_TRY IT:_ Please write out the records exactly.

_SUPPLIED ENTRIES:_
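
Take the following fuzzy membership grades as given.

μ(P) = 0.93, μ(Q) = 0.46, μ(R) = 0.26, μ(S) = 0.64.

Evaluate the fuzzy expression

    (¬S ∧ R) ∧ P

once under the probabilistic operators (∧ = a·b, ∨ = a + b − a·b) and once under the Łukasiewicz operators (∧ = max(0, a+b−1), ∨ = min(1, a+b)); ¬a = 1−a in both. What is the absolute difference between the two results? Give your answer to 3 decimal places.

0.087

Under probabilistic:
  ¬S = 1 − 0.6400 = 0.3600
  ¬S ∧ R = a·b on (0.3600, 0.2600) = 0.0936
  (¬S ∧ R) ∧ P = a·b on (0.0936, 0.9300) = 0.0870
  → value = 0.0870
Under Łukasiewicz:
  ¬S = 1 − 0.64 = 0.36
  ¬S ∧ R = max(0, a+b−1) on (0.36, 0.26) = 0.00
  (¬S ∧ R) ∧ P = max(0, a+b−1) on (0.00, 0.93) = 0.00
  → value = 0.0000
|0.0870 − 0.0000| = 0.087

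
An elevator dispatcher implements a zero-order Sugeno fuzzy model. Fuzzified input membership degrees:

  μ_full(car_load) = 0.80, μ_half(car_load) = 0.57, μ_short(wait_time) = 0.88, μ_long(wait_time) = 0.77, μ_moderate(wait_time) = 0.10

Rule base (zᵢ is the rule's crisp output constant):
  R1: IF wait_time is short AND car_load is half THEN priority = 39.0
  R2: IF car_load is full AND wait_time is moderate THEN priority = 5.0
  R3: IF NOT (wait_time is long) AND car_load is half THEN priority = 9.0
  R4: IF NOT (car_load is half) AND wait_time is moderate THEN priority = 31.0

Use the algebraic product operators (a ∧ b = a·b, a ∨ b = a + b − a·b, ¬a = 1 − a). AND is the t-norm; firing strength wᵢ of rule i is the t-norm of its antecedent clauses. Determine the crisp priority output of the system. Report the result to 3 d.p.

29.741

R1 (z=39.0): short=0.88, half=0.57; AND[a·b] → w = 0.5016
R2 (z=5.0): full=0.80, moderate=0.10; AND[a·b] → w = 0.0800
R3 (z=9.0): ¬long=1−0.77=0.23, half=0.57; AND[a·b] → w = 0.1311
R4 (z=31.0): ¬half=1−0.57=0.43, moderate=0.10; AND[a·b] → w = 0.0430
Weighted average = (0.5016·39.0 + 0.0800·5.0 + 0.1311·9.0 + 0.0430·31.0) / (0.5016 + 0.0800 + 0.1311 + 0.0430)
  = 22.4753 / 0.7557 = 29.741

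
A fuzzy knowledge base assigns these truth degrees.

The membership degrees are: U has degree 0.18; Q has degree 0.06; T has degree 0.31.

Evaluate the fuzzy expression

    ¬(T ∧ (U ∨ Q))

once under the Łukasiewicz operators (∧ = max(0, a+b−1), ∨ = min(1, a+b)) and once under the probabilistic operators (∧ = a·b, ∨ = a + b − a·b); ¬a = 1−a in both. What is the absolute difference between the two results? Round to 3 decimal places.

0.071

Under Łukasiewicz:
  U ∨ Q = min(1, a+b) on (0.18, 0.06) = 0.24
  T ∧ (U ∨ Q) = max(0, a+b−1) on (0.31, 0.24) = 0.00
  ¬(T ∧ (U ∨ Q)) = 1 − 0.00 = 1.00
  → value = 1.0000
Under probabilistic:
  U ∨ Q = a + b − a·b on (0.1800, 0.0600) = 0.2292
  T ∧ (U ∨ Q) = a·b on (0.3100, 0.2292) = 0.0711
  ¬(T ∧ (U ∨ Q)) = 1 − 0.0711 = 0.9289
  → value = 0.9289
|1.0000 − 0.9289| = 0.071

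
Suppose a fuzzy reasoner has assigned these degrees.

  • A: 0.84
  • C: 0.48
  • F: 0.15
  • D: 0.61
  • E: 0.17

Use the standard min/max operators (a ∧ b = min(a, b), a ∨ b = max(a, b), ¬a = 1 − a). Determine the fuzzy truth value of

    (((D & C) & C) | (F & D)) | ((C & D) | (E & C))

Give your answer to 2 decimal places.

D & C = min(a, b) on (0.61, 0.48) = 0.48
(D & C) & C = min(a, b) on (0.48, 0.48) = 0.48
F & D = min(a, b) on (0.15, 0.61) = 0.15
((D & C) & C) | (F & D) = max(a, b) on (0.48, 0.15) = 0.48
C & D = min(a, b) on (0.48, 0.61) = 0.48
E & C = min(a, b) on (0.17, 0.48) = 0.17
(C & D) | (E & C) = max(a, b) on (0.48, 0.17) = 0.48
(((D & C) & C) | (F & D)) | ((C & D) | (E & C)) = max(a, b) on (0.48, 0.48) = 0.48

0.48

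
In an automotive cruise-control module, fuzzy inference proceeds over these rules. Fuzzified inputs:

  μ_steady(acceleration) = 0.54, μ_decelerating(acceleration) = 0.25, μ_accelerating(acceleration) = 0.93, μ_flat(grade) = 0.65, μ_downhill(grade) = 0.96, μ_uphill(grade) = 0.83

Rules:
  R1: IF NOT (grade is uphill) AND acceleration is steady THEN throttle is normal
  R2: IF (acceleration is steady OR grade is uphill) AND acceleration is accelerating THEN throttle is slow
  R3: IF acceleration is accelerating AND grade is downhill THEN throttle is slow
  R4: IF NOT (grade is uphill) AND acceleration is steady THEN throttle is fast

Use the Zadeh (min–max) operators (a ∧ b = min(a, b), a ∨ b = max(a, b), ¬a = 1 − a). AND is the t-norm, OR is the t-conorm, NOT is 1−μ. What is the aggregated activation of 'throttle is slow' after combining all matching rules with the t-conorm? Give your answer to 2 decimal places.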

_SOLUTION:_
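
Take the following fuzzy membership grades as given.

μ(P) = 0.93, μ(Q) = 0.46, μ(R) = 0.26, μ(S) = 0.64.

Evaluate the fuzzy expression

    (¬S ∧ R) ∧ P

once under the probabilistic operators (∧ = a·b, ∨ = a + b − a·b) and once under the Łukasiewicz operators (∧ = max(0, a+b−1), ∨ = min(1, a+b)); ¬a = 1−a in both. What is the absolute difference between the two results? Give your answer to 3 decimal places.

0.087

Under probabilistic:
  ¬S = 1 − 0.6400 = 0.3600
  ¬S ∧ R = a·b on (0.3600, 0.2600) = 0.0936
  (¬S ∧ R) ∧ P = a·b on (0.0936, 0.9300) = 0.0870
  → value = 0.0870
Under Łukasiewicz:
  ¬S = 1 − 0.64 = 0.36
  ¬S ∧ R = max(0, a+b−1) on (0.36, 0.26) = 0.00
  (¬S ∧ R) ∧ P = max(0, a+b−1) on (0.00, 0.93) = 0.00
  → value = 0.0000
|0.0870 − 0.0000| = 0.087

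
An elevator dispatcher implements a zero-order Sugeno fuzzy model. Fuzzified input membership degrees:

  μ_full(car_load) = 0.80, μ_half(car_load) = 0.57, μ_short(wait_time) = 0.88, μ_long(wait_time) = 0.77, μ_moderate(wait_time) = 0.10

Rule base (zᵢ is the rule's crisp output constant):
  R1: IF wait_time is short AND car_load is half THEN priority = 39.0
  R2: IF car_load is full AND wait_time is moderate THEN priority = 5.0
  R3: IF NOT (wait_time is long) AND car_load is half THEN priority = 9.0
  R4: IF NOT (car_load is half) AND wait_time is moderate THEN priority = 31.0

Use the algebraic product operators (a ∧ b = a·b, a ∨ b = a + b − a·b, ¬a = 1 − a). AND is the t-norm; firing strength wᵢ of rule i is the t-norm of its antecedent clauses. Determine the crisp priority output of the system. Report the result to 3 d.p.

29.741

R1 (z=39.0): short=0.88, half=0.57; AND[a·b] → w = 0.5016
R2 (z=5.0): full=0.80, moderate=0.10; AND[a·b] → w = 0.0800
R3 (z=9.0): ¬long=1−0.77=0.23, half=0.57; AND[a·b] → w = 0.1311
R4 (z=31.0): ¬half=1−0.57=0.43, moderate=0.10; AND[a·b] → w = 0.0430
Weighted average = (0.5016·39.0 + 0.0800·5.0 + 0.1311·9.0 + 0.0430·31.0) / (0.5016 + 0.0800 + 0.1311 + 0.0430)
  = 22.4753 / 0.7557 = 29.741

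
A fuzzy knowledge base assigns these truth degrees.

The membership degrees are: U has degree 0.18; Q has degree 0.06; T has degree 0.31.

Evaluate the fuzzy expression

    ¬(T ∧ (U ∨ Q))

once under the Łukasiewicz operators (∧ = max(0, a+b−1), ∨ = min(1, a+b)) and once under the probabilistic operators (∧ = a·b, ∨ = a + b − a·b); ¬a = 1−a in both. What is the absolute difference between the two results? Round to 3 decimal places.

0.071

Under Łukasiewicz:
  U ∨ Q = min(1, a+b) on (0.18, 0.06) = 0.24
  T ∧ (U ∨ Q) = max(0, a+b−1) on (0.31, 0.24) = 0.00
  ¬(T ∧ (U ∨ Q)) = 1 − 0.00 = 1.00
  → value = 1.0000
Under probabilistic:
  U ∨ Q = a + b − a·b on (0.1800, 0.0600) = 0.2292
  T ∧ (U ∨ Q) = a·b on (0.3100, 0.2292) = 0.0711
  ¬(T ∧ (U ∨ Q)) = 1 − 0.0711 = 0.9289
  → value = 0.9289
|1.0000 − 0.9289| = 0.071

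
Suppose a fuzzy reasoner has assigned these degrees.

  • A: 0.84
  • C: 0.48
  • F: 0.15
  • D: 0.61
  • E: 0.17

Use the standard min/max operators (a ∧ b = min(a, b), a ∨ b = max(a, b), ¬a = 1 − a). Determine the fuzzy truth value of

    (((D & C) & C) | (F & D)) | ((C & D) | (E & C))

Give your answer to 2 decimal places.

D & C = min(a, b) on (0.61, 0.48) = 0.48
(D & C) & C = min(a, b) on (0.48, 0.48) = 0.48
F & D = min(a, b) on (0.15, 0.61) = 0.15
((D & C) & C) | (F & D) = max(a, b) on (0.48, 0.15) = 0.48
C & D = min(a, b) on (0.48, 0.61) = 0.48
E & C = min(a, b) on (0.17, 0.48) = 0.17
(C & D) | (E & C) = max(a, b) on (0.48, 0.17) = 0.48
(((D & C) & C) | (F & D)) | ((C & D) | (E & C)) = max(a, b) on (0.48, 0.48) = 0.48

0.48

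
In an automotive cruise-control module, fuzzy inference proceeds over these rules. Fuzzified inputs:

  μ_steady(acceleration) = 0.54, μ_decelerating(acceleration) = 0.25, μ_accelerating(acceleration) = 0.93, μ_flat(grade) = 0.65, μ_downhill(grade) = 0.96, μ_uphill(grade) = 0.83

Rules:
  R1: IF NOT (grade is uphill) AND acceleration is steady THEN throttle is normal
  R2: IF (acceleration is steady OR grade is uphill) AND acceleration is accelerating THEN throttle is slow
  R3: IF acceleration is accelerating AND grade is downhill THEN throttle is slow
  R4: IF NOT (grade is uphill) AND acceleration is steady THEN throttle is fast

Use the Zadeh (min–max) operators (a ∧ b = min(a, b), a ∨ b = max(a, b), ¬a = 1 − a). AND is the t-norm, OR is the t-conorm, NOT is 1−μ. What is the aggregated activation of 'throttle is slow' after combining all matching rules with the t-conorm? Give your answer to 2 decimal places.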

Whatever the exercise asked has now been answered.